ABOUT THIS TASK:
Reproduce verbatim the lines of the material below, starting at the line with "2. pour(B -> A)" and ending at the line with "10. fill(A)", both inclusive; skip the rest.

GIVEN DATA:
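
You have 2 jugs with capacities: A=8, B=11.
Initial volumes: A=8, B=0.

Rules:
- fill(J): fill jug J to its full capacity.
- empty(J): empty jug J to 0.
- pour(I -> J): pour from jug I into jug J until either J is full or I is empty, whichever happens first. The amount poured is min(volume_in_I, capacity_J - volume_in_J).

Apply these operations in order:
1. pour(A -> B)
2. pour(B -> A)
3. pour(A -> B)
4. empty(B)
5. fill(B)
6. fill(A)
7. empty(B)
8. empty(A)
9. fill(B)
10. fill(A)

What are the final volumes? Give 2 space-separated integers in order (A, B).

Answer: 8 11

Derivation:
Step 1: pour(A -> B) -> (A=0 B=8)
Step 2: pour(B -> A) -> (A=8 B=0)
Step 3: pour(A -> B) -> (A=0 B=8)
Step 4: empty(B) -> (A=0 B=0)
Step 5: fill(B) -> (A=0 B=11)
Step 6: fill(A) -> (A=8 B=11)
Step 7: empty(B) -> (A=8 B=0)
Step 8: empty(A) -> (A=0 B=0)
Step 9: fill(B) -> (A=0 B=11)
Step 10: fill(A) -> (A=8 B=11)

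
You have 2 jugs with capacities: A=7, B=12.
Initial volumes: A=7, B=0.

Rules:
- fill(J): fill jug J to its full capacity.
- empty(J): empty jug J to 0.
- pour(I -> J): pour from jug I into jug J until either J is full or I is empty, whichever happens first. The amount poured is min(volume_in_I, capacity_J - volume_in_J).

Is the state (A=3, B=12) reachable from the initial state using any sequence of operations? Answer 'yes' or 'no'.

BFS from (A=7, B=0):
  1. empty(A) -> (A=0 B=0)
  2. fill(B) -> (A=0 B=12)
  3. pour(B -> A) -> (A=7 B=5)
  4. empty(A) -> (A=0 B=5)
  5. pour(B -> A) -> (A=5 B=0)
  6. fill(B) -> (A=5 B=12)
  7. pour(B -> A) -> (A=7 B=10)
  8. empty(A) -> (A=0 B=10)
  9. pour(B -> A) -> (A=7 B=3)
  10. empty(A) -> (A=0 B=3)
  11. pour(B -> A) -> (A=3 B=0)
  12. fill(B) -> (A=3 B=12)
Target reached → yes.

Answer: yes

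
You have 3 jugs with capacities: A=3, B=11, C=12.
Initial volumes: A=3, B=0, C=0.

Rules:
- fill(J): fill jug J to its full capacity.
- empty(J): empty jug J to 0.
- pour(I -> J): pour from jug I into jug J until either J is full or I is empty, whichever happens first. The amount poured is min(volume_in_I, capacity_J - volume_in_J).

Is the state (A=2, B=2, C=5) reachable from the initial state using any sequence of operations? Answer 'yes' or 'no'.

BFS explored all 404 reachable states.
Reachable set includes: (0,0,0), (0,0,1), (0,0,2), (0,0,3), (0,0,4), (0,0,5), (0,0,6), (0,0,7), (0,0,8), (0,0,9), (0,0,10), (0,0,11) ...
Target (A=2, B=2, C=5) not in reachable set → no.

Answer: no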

* * *

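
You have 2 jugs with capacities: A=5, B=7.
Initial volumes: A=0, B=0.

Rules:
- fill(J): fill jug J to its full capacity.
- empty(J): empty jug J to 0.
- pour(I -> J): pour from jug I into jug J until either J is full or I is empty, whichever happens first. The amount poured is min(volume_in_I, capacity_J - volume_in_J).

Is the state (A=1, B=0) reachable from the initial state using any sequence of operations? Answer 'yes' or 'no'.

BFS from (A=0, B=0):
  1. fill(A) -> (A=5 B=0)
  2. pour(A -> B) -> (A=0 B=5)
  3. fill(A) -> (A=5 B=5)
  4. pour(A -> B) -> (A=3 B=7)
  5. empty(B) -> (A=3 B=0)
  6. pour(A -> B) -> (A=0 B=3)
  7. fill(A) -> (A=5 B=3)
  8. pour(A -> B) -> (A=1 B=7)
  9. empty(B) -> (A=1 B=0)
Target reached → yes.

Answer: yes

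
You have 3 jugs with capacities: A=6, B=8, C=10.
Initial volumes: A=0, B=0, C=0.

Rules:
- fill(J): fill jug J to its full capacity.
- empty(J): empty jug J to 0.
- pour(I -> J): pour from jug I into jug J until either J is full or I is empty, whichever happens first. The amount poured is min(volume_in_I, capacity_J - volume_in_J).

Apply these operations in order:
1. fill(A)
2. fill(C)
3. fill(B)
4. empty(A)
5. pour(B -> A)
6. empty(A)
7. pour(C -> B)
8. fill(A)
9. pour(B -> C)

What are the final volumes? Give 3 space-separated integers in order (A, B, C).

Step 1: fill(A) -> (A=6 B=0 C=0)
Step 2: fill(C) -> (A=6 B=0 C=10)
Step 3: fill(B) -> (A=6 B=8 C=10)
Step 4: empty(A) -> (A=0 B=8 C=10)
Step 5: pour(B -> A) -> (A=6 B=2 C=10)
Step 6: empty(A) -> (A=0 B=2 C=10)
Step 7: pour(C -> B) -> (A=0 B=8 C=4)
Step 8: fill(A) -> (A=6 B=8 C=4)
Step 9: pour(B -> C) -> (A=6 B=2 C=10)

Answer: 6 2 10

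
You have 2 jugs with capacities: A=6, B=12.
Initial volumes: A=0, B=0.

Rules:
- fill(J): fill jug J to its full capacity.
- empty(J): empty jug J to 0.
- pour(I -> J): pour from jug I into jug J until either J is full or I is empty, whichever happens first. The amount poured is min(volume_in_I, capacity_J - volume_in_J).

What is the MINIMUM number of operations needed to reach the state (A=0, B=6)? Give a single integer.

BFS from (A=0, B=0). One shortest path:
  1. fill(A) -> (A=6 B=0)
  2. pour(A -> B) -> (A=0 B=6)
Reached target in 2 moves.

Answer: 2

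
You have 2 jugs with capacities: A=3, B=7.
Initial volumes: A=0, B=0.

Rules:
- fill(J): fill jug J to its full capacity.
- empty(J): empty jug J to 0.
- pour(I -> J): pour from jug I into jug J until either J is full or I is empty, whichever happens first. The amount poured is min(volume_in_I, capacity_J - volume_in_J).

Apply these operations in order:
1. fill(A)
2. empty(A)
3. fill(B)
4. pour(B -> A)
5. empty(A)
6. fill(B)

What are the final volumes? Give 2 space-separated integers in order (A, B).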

REPLY:
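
2. pour(B -> A)
3. pour(A -> B)
4. empty(B)
5. fill(B)
6. fill(A)
7. empty(B)
8. empty(A)
9. fill(B)
10. fill(A)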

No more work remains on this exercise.